Saved entries
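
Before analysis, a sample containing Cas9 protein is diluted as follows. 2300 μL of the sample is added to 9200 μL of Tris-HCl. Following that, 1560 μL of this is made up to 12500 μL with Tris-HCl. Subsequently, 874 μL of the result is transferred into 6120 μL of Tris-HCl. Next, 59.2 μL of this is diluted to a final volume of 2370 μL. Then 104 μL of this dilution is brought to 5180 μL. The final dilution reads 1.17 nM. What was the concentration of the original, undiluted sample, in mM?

0.748 mM

Overall dilution factor = 5 × 8.013 × 8.002 × 40.03 × 49.81 = 6.39 × 10⁵.
Original = 1.17 nM × 6.39 × 10⁵ = 7.48 × 10⁵ nM = 0.748 mM.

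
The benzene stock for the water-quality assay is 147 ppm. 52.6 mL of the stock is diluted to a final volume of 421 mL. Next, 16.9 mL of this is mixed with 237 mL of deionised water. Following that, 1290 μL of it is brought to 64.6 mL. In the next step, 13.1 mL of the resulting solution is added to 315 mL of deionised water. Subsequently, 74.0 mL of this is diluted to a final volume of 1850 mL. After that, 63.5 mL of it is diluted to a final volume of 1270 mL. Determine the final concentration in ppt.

Overall dilution factor = 8.004 × 15.02 × 50.08 × 25.05 × 25 × 20 = 7.54 × 10⁷.
147 ppm / 7.54 × 10⁷ = 1.95 × 10⁻⁶ ppm = 1.95 ppt.

1.95 ppt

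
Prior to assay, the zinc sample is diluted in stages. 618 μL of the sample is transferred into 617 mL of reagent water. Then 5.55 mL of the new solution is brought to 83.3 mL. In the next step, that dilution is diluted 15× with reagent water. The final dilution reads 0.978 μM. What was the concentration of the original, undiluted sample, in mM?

Overall dilution factor = 999.4 × 15.01 × 15 = 2.25 × 10⁵.
Original = 0.978 μM × 2.25 × 10⁵ = 2.20 × 10⁵ μM = 220 mM.

220 mM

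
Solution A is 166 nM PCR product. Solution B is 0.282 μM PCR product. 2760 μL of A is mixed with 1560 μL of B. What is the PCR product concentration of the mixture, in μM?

C_B = 0.282 μM = 282 nM.
C_mix = (C_A·V_A + C_B·V_B)/(V_A + V_B) = (166×2760 + 282×1560) / 4320 = 208 nM = 0.208 μM.

0.208 μM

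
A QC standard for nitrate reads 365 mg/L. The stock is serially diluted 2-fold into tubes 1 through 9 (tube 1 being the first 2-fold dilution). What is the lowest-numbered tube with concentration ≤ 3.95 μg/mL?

tube 7

Tube n has concentration 365 mg/L / 2ⁿ.
Need 2ⁿ ≥ 365 mg/L / 3.95 μg/mL = 92.4, so n ≥ 6.53.
First such tube: n = 7.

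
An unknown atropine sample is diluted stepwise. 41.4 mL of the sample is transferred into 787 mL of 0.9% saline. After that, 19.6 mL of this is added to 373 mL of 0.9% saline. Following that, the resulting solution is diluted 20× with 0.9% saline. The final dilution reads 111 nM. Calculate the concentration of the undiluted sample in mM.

Overall dilution factor = 20.01 × 20.03 × 20 = 8016.
Original = 111 nM × 8016 = 8.90 × 10⁵ nM = 0.890 mM.

0.890 mM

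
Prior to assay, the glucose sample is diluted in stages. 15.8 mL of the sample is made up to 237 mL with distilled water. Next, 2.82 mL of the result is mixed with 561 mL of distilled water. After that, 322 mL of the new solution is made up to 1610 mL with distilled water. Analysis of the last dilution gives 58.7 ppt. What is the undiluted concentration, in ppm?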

Exercise goal: Return, word for word, the line containing "An unknown atropine" and all lines after it through the last line of the records, and nothing else.

Answer below:
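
An unknown atropine sample is diluted stepwise. 41.4 mL of the sample is transferred into 787 mL of 0.9% saline. After that, 19.6 mL of this is added to 373 mL of 0.9% saline. Following that, the resulting solution is diluted 20× with 0.9% saline. The final dilution reads 111 nM. Calculate the concentration of the undiluted sample in mM.

Overall dilution factor = 20.01 × 20.03 × 20 = 8016.
Original = 111 nM × 8016 = 8.90 × 10⁵ nM = 0.890 mM.

0.890 mM

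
Prior to assay, the glucose sample is diluted in stages. 15.8 mL of the sample is made up to 237 mL with distilled water. Next, 2.82 mL of the result is mixed with 561 mL of distilled water. After that, 322 mL of the new solution is made up to 1610 mL with distilled water. Analysis of the last dilution gives 58.7 ppt. What is the undiluted concentration, in ppm?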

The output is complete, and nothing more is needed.